[Records excerpted from a collection]

● ● ● ● ● ● ●

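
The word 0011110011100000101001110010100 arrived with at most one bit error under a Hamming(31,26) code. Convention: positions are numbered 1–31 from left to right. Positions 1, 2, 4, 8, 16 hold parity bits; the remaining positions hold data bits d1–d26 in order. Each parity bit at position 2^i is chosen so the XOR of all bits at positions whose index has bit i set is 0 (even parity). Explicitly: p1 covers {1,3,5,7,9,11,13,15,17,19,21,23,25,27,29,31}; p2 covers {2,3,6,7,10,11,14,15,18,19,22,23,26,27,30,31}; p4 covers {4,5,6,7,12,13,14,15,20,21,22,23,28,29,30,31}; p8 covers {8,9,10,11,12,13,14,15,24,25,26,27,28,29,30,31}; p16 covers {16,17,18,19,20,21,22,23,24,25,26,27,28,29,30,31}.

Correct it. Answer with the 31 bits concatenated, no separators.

s1 (pos 1,3,5,7,9,11,13,15,17,19,21,23,25,27,29,31): 0⊕1⊕1⊕0⊕1⊕1⊕0⊕0⊕1⊕1⊕0⊕1⊕0⊕1⊕1⊕0 = 1
s2 (pos 2,3,6,7,10,11,14,15,18,19,22,23,26,27,30,31): 0⊕1⊕1⊕0⊕1⊕1⊕0⊕0⊕0⊕1⊕1⊕1⊕0⊕1⊕0⊕0 = 0
s4 (pos 4,5,6,7,12,13,14,15,20,21,22,23,28,29,30,31): 1⊕1⊕1⊕0⊕0⊕0⊕0⊕0⊕0⊕0⊕1⊕1⊕0⊕1⊕0⊕0 = 0
s8 (pos 8,9,10,11,12,13,14,15,24,25,26,27,28,29,30,31): 0⊕1⊕1⊕1⊕0⊕0⊕0⊕0⊕1⊕0⊕0⊕1⊕0⊕1⊕0⊕0 = 0
s16 (pos 16,17,18,19,20,21,22,23,24,25,26,27,28,29,30,31): 0⊕1⊕0⊕1⊕0⊕0⊕1⊕1⊕1⊕0⊕0⊕1⊕0⊕1⊕0⊕0 = 1
Syndrome s16…s1 = 10001 → error at position 17.
Flip position 17: 0011110011100000101001110010100 → 0011110011100000001001110010100

0011110011100000001001110010100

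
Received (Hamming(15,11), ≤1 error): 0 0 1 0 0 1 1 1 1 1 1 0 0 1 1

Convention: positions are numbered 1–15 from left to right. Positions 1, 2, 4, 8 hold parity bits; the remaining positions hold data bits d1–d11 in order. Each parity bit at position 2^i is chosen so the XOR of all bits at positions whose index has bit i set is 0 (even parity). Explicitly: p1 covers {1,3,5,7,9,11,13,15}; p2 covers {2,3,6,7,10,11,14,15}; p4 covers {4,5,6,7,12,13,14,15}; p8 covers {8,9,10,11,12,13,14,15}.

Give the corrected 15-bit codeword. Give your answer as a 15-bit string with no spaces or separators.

s1 (pos 1,3,5,7,9,11,13,15): 0⊕1⊕0⊕1⊕1⊕1⊕0⊕1 = 1
s2 (pos 2,3,6,7,10,11,14,15): 0⊕1⊕1⊕1⊕1⊕1⊕1⊕1 = 1
s4 (pos 4,5,6,7,12,13,14,15): 0⊕0⊕1⊕1⊕0⊕0⊕1⊕1 = 0
s8 (pos 8,9,10,11,12,13,14,15): 1⊕1⊕1⊕1⊕0⊕0⊕1⊕1 = 0
Syndrome s8…s1 = 0011 → error at position 3.
Flip position 3: 001001111110011 → 000001111110011

000001111110011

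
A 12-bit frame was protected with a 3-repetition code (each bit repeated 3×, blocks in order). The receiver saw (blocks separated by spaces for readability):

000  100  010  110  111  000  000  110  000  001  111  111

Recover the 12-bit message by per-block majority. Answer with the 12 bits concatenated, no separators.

000110010011

Block 1 (000): 0 ones → 0
Block 2 (100): 1 one → 0
Block 3 (010): 1 one → 0
Block 4 (110): 2 ones → 1
Block 5 (111): 3 ones → 1
Block 6 (000): 0 ones → 0
Block 7 (000): 0 ones → 0
Block 8 (110): 2 ones → 1
Block 9 (000): 0 ones → 0
Block 10 (001): 1 one → 0
Block 11 (111): 3 ones → 1
Block 12 (111): 3 ones → 1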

● ● ● ● ● ● ●

Work to complete: All entries should be transcribed verbatim.

Task response:
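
The word 0011110011100000101001110010100 arrived with at most one bit error under a Hamming(31,26) code. Convention: positions are numbered 1–31 from left to right. Positions 1, 2, 4, 8, 16 hold parity bits; the remaining positions hold data bits d1–d26 in order. Each parity bit at position 2^i is chosen so the XOR of all bits at positions whose index has bit i set is 0 (even parity). Explicitly: p1 covers {1,3,5,7,9,11,13,15,17,19,21,23,25,27,29,31}; p2 covers {2,3,6,7,10,11,14,15,18,19,22,23,26,27,30,31}; p4 covers {4,5,6,7,12,13,14,15,20,21,22,23,28,29,30,31}; p8 covers {8,9,10,11,12,13,14,15,24,25,26,27,28,29,30,31}; p16 covers {16,17,18,19,20,21,22,23,24,25,26,27,28,29,30,31}.

Correct it. Answer with the 31 bits concatenated, no separators.

s1 (pos 1,3,5,7,9,11,13,15,17,19,21,23,25,27,29,31): 0⊕1⊕1⊕0⊕1⊕1⊕0⊕0⊕1⊕1⊕0⊕1⊕0⊕1⊕1⊕0 = 1
s2 (pos 2,3,6,7,10,11,14,15,18,19,22,23,26,27,30,31): 0⊕1⊕1⊕0⊕1⊕1⊕0⊕0⊕0⊕1⊕1⊕1⊕0⊕1⊕0⊕0 = 0
s4 (pos 4,5,6,7,12,13,14,15,20,21,22,23,28,29,30,31): 1⊕1⊕1⊕0⊕0⊕0⊕0⊕0⊕0⊕0⊕1⊕1⊕0⊕1⊕0⊕0 = 0
s8 (pos 8,9,10,11,12,13,14,15,24,25,26,27,28,29,30,31): 0⊕1⊕1⊕1⊕0⊕0⊕0⊕0⊕1⊕0⊕0⊕1⊕0⊕1⊕0⊕0 = 0
s16 (pos 16,17,18,19,20,21,22,23,24,25,26,27,28,29,30,31): 0⊕1⊕0⊕1⊕0⊕0⊕1⊕1⊕1⊕0⊕0⊕1⊕0⊕1⊕0⊕0 = 1
Syndrome s16…s1 = 10001 → error at position 17.
Flip position 17: 0011110011100000101001110010100 → 0011110011100000001001110010100

0011110011100000001001110010100

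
Received (Hamming(15,11), ≤1 error): 0 0 1 0 0 1 1 1 1 1 1 0 0 1 1

Convention: positions are numbered 1–15 from left to right. Positions 1, 2, 4, 8 hold parity bits; the remaining positions hold data bits d1–d11 in order. Each parity bit at position 2^i is chosen so the XOR of all bits at positions whose index has bit i set is 0 (even parity). Explicitly: p1 covers {1,3,5,7,9,11,13,15}; p2 covers {2,3,6,7,10,11,14,15}; p4 covers {4,5,6,7,12,13,14,15}; p8 covers {8,9,10,11,12,13,14,15}.

Give the corrected 15-bit codeword. Give your answer as a 15-bit string with no spaces or separators.

s1 (pos 1,3,5,7,9,11,13,15): 0⊕1⊕0⊕1⊕1⊕1⊕0⊕1 = 1
s2 (pos 2,3,6,7,10,11,14,15): 0⊕1⊕1⊕1⊕1⊕1⊕1⊕1 = 1
s4 (pos 4,5,6,7,12,13,14,15): 0⊕0⊕1⊕1⊕0⊕0⊕1⊕1 = 0
s8 (pos 8,9,10,11,12,13,14,15): 1⊕1⊕1⊕1⊕0⊕0⊕1⊕1 = 0
Syndrome s8…s1 = 0011 → error at position 3.
Flip position 3: 001001111110011 → 000001111110011

000001111110011

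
A 12-bit frame was protected with a 3-repetition code (each bit repeated 3×, blocks in order). The receiver saw (blocks separated by spaces for readability):

000  100  010  110  111  000  000  110  000  001  111  111

Recover the 12-bit message by per-block majority. Answer with the 12 bits concatenated, no separators.

000110010011

Block 1 (000): 0 ones → 0
Block 2 (100): 1 one → 0
Block 3 (010): 1 one → 0
Block 4 (110): 2 ones → 1
Block 5 (111): 3 ones → 1
Block 6 (000): 0 ones → 0
Block 7 (000): 0 ones → 0
Block 8 (110): 2 ones → 1
Block 9 (000): 0 ones → 0
Block 10 (001): 1 one → 0
Block 11 (111): 3 ones → 1
Block 12 (111): 3 ones → 1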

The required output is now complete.